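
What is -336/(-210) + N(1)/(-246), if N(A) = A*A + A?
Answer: 979/615 ≈ 1.5919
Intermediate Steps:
N(A) = A + A² (N(A) = A² + A = A + A²)
-336/(-210) + N(1)/(-246) = -336/(-210) + (1*(1 + 1))/(-246) = -336*(-1/210) + (1*2)*(-1/246) = 8/5 + 2*(-1/246) = 8/5 - 1/123 = 979/615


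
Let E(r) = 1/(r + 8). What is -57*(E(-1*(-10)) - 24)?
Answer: 8189/6 ≈ 1364.8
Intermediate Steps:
E(r) = 1/(8 + r)
-57*(E(-1*(-10)) - 24) = -57*(1/(8 - 1*(-10)) - 24) = -57*(1/(8 + 10) - 24) = -57*(1/18 - 24) = -57*(-431/18) = 8189/6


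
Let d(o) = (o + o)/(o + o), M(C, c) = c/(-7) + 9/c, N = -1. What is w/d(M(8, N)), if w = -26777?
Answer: -26777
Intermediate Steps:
M(C, c) = 9/c - c/7 (M(C, c) = c*(-⅐) + 9/c = -c/7 + 9/c = 9/c - c/7)
d(o) = 1 (d(o) = (2*o)/((2*o)) = (2*o)*(1/(2*o)) = 1)
w/d(M(8, N)) = -26777/1 = -26777*1 = -26777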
◇ ◇ ◇ ◇ ◇
Tell how many lines of the material above contain the word "What", giving only the number.

3